[Source data]
Start of Block

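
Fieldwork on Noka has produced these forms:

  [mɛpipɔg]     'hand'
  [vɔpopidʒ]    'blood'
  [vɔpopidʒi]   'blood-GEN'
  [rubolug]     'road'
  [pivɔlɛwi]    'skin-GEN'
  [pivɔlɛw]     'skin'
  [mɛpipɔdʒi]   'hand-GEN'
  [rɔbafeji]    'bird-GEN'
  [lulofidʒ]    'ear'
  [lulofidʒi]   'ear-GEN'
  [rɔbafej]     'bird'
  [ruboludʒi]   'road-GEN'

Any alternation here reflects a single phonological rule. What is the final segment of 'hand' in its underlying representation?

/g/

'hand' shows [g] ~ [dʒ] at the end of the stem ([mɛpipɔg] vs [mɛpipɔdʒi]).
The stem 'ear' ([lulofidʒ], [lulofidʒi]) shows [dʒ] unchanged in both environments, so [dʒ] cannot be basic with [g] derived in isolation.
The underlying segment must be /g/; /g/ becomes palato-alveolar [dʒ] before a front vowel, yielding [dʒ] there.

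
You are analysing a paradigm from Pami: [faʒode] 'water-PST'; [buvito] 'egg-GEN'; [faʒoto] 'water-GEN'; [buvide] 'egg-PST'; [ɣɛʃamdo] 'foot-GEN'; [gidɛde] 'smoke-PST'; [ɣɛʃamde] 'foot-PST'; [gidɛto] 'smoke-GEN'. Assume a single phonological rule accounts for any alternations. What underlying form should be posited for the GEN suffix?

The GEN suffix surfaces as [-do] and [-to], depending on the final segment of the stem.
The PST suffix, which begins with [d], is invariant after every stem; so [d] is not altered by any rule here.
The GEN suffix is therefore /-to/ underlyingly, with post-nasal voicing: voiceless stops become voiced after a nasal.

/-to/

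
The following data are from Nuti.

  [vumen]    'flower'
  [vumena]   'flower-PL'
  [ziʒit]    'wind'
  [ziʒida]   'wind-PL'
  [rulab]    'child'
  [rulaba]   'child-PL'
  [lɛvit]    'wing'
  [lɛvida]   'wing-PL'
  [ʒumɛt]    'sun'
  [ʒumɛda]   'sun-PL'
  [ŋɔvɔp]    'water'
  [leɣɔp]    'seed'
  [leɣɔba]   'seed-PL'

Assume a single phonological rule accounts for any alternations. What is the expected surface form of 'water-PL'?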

End of Block

TASK GOAL
Every record must be set down again exactly.

TASK SOLUTION
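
Fieldwork on Noka has produced these forms:

  [mɛpipɔg]     'hand'
  [vɔpopidʒ]    'blood'
  [vɔpopidʒi]   'blood-GEN'
  [rubolug]     'road'
  [pivɔlɛwi]    'skin-GEN'
  [pivɔlɛw]     'skin'
  [mɛpipɔdʒi]   'hand-GEN'
  [rɔbafeji]    'bird-GEN'
  [lulofidʒ]    'ear'
  [lulofidʒi]   'ear-GEN'
  [rɔbafej]     'bird'
  [ruboludʒi]   'road-GEN'

Any alternation here reflects a single phonological rule. What is the final segment of 'hand' in its underlying representation?

/g/

'hand' shows [g] ~ [dʒ] at the end of the stem ([mɛpipɔg] vs [mɛpipɔdʒi]).
The stem 'ear' ([lulofidʒ], [lulofidʒi]) shows [dʒ] unchanged in both environments, so [dʒ] cannot be basic with [g] derived in isolation.
The underlying segment must be /g/; /g/ becomes palato-alveolar [dʒ] before a front vowel, yielding [dʒ] there.

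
You are analysing a paradigm from Pami: [faʒode] 'water-PST'; [buvito] 'egg-GEN'; [faʒoto] 'water-GEN'; [buvide] 'egg-PST'; [ɣɛʃamdo] 'foot-GEN'; [gidɛde] 'smoke-PST'; [ɣɛʃamde] 'foot-PST'; [gidɛto] 'smoke-GEN'. Assume a single phonological rule accounts for any alternations. What underlying form should be posited for the GEN suffix?

The GEN suffix surfaces as [-do] and [-to], depending on the final segment of the stem.
The PST suffix, which begins with [d], is invariant after every stem; so [d] is not altered by any rule here.
The GEN suffix is therefore /-to/ underlyingly, with post-nasal voicing: voiceless stops become voiced after a nasal.

/-to/

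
The following data are from Nuti.

  [vumen]    'flower'
  [vumena]   'flower-PL'
  [ziʒit]    'wind'
  [ziʒida]   'wind-PL'
  [rulab]    'child'
  [rulaba]   'child-PL'
  [lɛvit]    'wing'
  [lɛvida]   'wing-PL'
  [ʒumɛt]    'sun'
  [ʒumɛda]   'sun-PL'
  [ŋɔvɔp]    'water'
  [leɣɔp]    'seed'
  [leɣɔba]   'seed-PL'

Assume a single phonological rule accounts for any alternations. What is the expected surface form of 'water-PL'?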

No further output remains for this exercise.